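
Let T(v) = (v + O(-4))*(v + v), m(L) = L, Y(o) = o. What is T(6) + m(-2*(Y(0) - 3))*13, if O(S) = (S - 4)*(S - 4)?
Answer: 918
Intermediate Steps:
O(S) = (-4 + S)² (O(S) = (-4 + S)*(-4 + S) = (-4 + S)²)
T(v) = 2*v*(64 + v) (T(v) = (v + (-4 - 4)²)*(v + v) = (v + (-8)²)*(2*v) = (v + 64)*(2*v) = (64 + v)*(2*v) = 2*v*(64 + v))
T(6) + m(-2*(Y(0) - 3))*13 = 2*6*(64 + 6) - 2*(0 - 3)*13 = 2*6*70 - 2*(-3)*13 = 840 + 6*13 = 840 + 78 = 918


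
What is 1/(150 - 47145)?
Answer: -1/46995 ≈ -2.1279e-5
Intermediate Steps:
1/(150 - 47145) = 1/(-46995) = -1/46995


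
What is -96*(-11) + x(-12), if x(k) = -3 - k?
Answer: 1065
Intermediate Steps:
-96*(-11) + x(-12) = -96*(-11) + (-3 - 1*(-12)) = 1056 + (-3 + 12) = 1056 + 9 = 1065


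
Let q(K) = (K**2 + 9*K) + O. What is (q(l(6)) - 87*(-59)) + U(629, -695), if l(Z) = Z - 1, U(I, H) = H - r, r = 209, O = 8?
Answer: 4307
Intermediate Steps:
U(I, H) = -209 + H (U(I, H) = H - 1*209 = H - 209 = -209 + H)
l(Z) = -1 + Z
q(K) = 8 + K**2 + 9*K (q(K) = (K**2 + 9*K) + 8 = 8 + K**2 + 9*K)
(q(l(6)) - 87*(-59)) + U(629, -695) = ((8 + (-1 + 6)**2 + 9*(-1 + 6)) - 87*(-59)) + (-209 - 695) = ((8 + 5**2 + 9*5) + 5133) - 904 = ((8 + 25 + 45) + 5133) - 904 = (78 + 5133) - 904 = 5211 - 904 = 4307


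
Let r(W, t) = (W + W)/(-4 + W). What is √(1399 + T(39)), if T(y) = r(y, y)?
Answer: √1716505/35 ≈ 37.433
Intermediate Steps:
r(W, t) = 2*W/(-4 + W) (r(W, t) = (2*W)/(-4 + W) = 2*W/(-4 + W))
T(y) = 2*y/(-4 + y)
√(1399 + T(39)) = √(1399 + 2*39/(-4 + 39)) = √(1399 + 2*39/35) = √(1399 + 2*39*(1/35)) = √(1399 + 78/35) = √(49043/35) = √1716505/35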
──────────
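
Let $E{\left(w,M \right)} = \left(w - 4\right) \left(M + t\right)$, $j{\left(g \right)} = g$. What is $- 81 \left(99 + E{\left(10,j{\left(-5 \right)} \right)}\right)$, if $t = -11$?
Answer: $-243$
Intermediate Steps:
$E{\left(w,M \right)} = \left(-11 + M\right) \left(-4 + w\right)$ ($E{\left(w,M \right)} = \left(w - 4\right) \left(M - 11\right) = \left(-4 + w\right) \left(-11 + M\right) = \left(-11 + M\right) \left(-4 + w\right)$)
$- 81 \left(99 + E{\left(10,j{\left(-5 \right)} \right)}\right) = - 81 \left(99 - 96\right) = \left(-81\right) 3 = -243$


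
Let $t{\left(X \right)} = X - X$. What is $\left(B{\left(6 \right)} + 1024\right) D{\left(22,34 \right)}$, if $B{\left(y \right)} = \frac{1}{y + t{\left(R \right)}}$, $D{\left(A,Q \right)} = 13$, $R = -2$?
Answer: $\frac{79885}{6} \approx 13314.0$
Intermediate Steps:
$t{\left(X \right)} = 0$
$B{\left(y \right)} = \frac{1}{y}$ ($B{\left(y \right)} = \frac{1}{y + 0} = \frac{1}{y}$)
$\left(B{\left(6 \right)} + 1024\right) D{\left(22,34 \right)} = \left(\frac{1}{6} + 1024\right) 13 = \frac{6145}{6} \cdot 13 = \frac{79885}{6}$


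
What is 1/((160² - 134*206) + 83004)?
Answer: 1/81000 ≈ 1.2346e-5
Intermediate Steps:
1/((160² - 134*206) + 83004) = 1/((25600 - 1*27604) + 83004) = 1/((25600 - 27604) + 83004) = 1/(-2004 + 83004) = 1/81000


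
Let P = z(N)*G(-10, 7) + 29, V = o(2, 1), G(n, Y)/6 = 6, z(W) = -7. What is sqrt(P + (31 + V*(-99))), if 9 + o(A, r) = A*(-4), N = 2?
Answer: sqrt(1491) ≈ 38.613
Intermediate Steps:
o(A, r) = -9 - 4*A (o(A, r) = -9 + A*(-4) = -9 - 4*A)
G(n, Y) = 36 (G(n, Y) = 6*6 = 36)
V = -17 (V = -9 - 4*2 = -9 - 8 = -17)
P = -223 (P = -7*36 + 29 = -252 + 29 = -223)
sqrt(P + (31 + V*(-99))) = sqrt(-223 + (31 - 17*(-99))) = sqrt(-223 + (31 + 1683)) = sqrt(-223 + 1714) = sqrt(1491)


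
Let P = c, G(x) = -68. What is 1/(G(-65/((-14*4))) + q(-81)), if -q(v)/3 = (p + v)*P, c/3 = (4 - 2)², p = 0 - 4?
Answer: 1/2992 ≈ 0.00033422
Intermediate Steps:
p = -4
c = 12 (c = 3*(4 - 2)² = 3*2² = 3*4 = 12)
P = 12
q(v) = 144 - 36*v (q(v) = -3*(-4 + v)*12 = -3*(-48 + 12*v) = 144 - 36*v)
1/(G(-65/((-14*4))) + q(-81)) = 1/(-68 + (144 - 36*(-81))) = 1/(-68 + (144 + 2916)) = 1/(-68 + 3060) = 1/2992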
──────────
**Required work**
Scan the material above and copy every line that holds the string "Answer".

**Task result**
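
Answer: 918
Answer: -1/46995 ≈ -2.1279e-5
Answer: 1065
Answer: 4307
Answer: √1716505/35 ≈ 37.433
Answer: $-243$
Answer: $\frac{79885}{6} \approx 13314.0$
Answer: 1/81000 ≈ 1.2346e-5
Answer: sqrt(1491) ≈ 38.613
Answer: 1/2992 ≈ 0.00033422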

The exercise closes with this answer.